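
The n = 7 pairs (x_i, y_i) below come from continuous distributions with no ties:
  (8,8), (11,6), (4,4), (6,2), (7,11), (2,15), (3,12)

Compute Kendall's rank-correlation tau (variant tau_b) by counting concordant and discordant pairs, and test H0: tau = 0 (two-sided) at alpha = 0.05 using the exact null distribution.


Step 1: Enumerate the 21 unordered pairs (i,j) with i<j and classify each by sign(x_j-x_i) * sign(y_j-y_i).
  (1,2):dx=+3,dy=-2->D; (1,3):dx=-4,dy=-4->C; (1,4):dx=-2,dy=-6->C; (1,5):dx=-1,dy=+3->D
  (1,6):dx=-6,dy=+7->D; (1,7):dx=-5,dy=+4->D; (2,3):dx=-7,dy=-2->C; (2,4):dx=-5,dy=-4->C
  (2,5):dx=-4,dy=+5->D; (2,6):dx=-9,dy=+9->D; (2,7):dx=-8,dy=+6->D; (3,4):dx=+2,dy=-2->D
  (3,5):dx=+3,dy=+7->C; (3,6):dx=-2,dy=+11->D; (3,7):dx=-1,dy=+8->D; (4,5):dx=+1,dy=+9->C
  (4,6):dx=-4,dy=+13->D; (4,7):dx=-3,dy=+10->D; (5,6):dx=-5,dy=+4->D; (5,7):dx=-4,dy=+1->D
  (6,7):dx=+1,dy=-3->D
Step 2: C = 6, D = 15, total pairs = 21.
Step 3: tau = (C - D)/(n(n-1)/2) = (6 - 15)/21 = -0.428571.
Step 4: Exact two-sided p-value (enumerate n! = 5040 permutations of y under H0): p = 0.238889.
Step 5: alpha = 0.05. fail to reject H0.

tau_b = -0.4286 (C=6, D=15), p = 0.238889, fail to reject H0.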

━━━━━━━━━━━━━━━━

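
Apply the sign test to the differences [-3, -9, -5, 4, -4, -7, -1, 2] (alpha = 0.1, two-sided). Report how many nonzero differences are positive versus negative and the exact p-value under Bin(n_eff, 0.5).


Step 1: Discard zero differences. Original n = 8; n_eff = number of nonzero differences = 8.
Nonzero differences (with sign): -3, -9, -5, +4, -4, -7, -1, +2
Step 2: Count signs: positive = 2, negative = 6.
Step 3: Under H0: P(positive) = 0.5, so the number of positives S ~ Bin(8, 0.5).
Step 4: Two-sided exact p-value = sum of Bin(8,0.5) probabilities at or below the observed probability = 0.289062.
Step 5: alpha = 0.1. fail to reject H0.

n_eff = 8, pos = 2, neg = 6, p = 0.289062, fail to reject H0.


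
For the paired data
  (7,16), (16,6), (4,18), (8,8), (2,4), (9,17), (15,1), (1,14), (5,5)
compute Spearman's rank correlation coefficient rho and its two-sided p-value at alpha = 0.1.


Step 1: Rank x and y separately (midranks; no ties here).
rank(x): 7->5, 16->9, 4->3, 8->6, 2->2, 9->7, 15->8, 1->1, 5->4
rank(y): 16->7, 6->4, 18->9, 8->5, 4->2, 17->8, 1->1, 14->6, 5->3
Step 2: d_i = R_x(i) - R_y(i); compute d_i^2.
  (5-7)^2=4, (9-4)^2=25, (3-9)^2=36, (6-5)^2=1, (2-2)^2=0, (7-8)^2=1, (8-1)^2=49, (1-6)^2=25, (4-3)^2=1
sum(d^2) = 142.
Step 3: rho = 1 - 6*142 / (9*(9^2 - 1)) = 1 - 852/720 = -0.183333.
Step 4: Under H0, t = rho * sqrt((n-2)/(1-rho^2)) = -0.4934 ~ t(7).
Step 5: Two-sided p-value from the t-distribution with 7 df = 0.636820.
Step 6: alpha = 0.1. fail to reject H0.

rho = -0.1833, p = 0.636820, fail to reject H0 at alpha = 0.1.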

━━━━━━━━━━━━━━━━

== Your task ==
Of all the entries above, retype exactly the lines from the line with "For the paired data" to the line with "(15,1), (1,14), (5,5)", both included, and no others.

== Expected output ==
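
For the paired data
  (7,16), (16,6), (4,18), (8,8), (2,4), (9,17), (15,1), (1,14), (5,5)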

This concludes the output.